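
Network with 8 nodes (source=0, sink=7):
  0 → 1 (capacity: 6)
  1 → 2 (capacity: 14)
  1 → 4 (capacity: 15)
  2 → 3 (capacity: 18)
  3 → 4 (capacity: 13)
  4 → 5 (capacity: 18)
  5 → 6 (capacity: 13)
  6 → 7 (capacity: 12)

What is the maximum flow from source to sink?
Maximum flow = 6

Max flow: 6

Flow assignment:
  0 → 1: 6/6
  1 → 4: 6/15
  4 → 5: 6/18
  5 → 6: 6/13
  6 → 7: 6/12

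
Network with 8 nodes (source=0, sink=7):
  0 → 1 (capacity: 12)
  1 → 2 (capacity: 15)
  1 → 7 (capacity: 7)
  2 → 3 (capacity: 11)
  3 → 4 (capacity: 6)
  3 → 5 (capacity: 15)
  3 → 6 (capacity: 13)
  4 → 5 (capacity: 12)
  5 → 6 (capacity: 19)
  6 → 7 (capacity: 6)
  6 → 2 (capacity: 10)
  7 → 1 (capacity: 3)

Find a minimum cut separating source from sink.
Min cut value = 12, edges: (0,1)

Min cut value: 12
Partition: S = [0], T = [1, 2, 3, 4, 5, 6, 7]
Cut edges: (0,1)

By max-flow min-cut theorem, max flow = min cut = 12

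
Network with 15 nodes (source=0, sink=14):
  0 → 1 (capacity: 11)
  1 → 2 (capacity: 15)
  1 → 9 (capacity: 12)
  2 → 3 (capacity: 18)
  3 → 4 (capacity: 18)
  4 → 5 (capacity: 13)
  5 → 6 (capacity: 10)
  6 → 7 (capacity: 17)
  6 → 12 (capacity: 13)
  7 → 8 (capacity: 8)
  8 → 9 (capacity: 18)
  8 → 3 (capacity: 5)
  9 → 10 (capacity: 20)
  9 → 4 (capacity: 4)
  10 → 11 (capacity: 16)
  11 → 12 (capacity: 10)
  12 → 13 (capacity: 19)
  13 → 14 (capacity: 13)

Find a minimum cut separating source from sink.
Min cut value = 11, edges: (0,1)

Min cut value: 11
Partition: S = [0], T = [1, 2, 3, 4, 5, 6, 7, 8, 9, 10, 11, 12, 13, 14]
Cut edges: (0,1)

By max-flow min-cut theorem, max flow = min cut = 11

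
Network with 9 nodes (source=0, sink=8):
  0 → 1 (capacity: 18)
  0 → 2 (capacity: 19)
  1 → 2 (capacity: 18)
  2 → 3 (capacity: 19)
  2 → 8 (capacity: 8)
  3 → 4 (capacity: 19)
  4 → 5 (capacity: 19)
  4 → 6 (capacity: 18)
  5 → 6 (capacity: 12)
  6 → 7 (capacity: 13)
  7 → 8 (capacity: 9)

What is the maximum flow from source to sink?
Maximum flow = 17

Max flow: 17

Flow assignment:
  0 → 1: 8/18
  0 → 2: 9/19
  1 → 2: 8/18
  2 → 3: 9/19
  2 → 8: 8/8
  3 → 4: 9/19
  4 → 6: 9/18
  6 → 7: 9/13
  7 → 8: 9/9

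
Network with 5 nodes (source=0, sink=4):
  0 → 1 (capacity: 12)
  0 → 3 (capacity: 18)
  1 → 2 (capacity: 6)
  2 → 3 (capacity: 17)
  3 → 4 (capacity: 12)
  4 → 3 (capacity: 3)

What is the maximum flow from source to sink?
Maximum flow = 12

Max flow: 12

Flow assignment:
  0 → 1: 6/12
  0 → 3: 6/18
  1 → 2: 6/6
  2 → 3: 6/17
  3 → 4: 12/12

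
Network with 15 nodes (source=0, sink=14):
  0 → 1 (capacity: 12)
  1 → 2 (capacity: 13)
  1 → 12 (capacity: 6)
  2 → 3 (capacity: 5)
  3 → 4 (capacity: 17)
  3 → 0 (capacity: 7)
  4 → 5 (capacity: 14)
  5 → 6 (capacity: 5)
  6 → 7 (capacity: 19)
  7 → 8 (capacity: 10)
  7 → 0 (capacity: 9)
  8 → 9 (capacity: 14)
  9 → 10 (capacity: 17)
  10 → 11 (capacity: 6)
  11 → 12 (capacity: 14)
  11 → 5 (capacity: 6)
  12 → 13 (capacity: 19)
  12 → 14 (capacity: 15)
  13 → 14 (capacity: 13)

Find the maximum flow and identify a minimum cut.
Max flow = 11, Min cut edges: (1,12), (5,6)

Maximum flow: 11
Minimum cut: (1,12), (5,6)
Partition: S = [0, 1, 2, 3, 4, 5], T = [6, 7, 8, 9, 10, 11, 12, 13, 14]

Max-flow min-cut theorem verified: both equal 11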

|---|

- **Aim of the exercise**
Only the lines from the one containing "8 → 9 (capacity: 14)" through the last line of the entries above should be copied, exactly as written.

- **Answer area**
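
  8 → 9 (capacity: 14)
  9 → 10 (capacity: 17)
  10 → 11 (capacity: 6)
  11 → 12 (capacity: 14)
  11 → 5 (capacity: 6)
  12 → 13 (capacity: 19)
  12 → 14 (capacity: 15)
  13 → 14 (capacity: 13)

Find the maximum flow and identify a minimum cut.
Max flow = 11, Min cut edges: (1,12), (5,6)

Maximum flow: 11
Minimum cut: (1,12), (5,6)
Partition: S = [0, 1, 2, 3, 4, 5], T = [6, 7, 8, 9, 10, 11, 12, 13, 14]

Max-flow min-cut theorem verified: both equal 11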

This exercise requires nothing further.